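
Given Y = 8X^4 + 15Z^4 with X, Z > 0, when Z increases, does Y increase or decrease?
Y increases

Taking the partial derivative:
∂Y/∂Z = 60Z^3

∂Y/∂Z = 60Z^3 > 0 (assuming positive values)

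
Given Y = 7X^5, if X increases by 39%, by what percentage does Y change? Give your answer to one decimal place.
418.9%

For Y = 7X^5:
If X → X(1 + 0.39)
Then Y → Y · (1 + 0.39)^5
     ≈ Y · 5.1889

Percentage change = ((1 + 0.39)^5 − 1) × 100% ≈ 418.9%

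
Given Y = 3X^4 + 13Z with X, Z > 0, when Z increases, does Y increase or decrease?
Y increases

Taking the partial derivative:
∂Y/∂Z = 13

∂Y/∂Z = 13 > 0 (assuming positive values)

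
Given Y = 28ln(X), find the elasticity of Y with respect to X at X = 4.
Elasticity = 1/ln(4) ≈ 0.7213

Elasticity = (dY/dX) · (X/Y)

dY/dX = 28/X
At X = 4: dY/dX = 7, Y = 28·ln(4)

Elasticity = 7 · (4 / (28·ln(4))) = 1/ln(4) ≈ 0.7213

Interpretation: for a small percentage change in X, the percentage change in Y is approximately 0.72 times as large.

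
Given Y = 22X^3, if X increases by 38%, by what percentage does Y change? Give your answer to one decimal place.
162.8%

For Y = 22X^3:
If X → X(1 + 0.38)
Then Y → Y · (1 + 0.38)^3
     ≈ Y · 2.6281

Percentage change = ((1 + 0.38)^3 − 1) × 100% ≈ 162.8%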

* * * * * * *

EXERCISE BRIEF: Retype the material above, character for character.

ANSWER TO THE PROBLEM:
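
Given Y = 8X^4 + 15Z^4 with X, Z > 0, when Z increases, does Y increase or decrease?
Y increases

Taking the partial derivative:
∂Y/∂Z = 60Z^3

∂Y/∂Z = 60Z^3 > 0 (assuming positive values)

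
Given Y = 7X^5, if X increases by 39%, by what percentage does Y change? Give your answer to one decimal place.
418.9%

For Y = 7X^5:
If X → X(1 + 0.39)
Then Y → Y · (1 + 0.39)^5
     ≈ Y · 5.1889

Percentage change = ((1 + 0.39)^5 − 1) × 100% ≈ 418.9%

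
Given Y = 3X^4 + 13Z with X, Z > 0, when Z increases, does Y increase or decrease?
Y increases

Taking the partial derivative:
∂Y/∂Z = 13

∂Y/∂Z = 13 > 0 (assuming positive values)

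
Given Y = 28ln(X), find the elasticity of Y with respect to X at X = 4.
Elasticity = 1/ln(4) ≈ 0.7213

Elasticity = (dY/dX) · (X/Y)

dY/dX = 28/X
At X = 4: dY/dX = 7, Y = 28·ln(4)

Elasticity = 7 · (4 / (28·ln(4))) = 1/ln(4) ≈ 0.7213

Interpretation: for a small percentage change in X, the percentage change in Y is approximately 0.72 times as large.

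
Given Y = 22X^3, if X increases by 38%, by what percentage does Y change? Give your answer to one decimal place.
162.8%

For Y = 22X^3:
If X → X(1 + 0.38)
Then Y → Y · (1 + 0.38)^3
     ≈ Y · 2.6281

Percentage change = ((1 + 0.38)^3 − 1) × 100% ≈ 162.8%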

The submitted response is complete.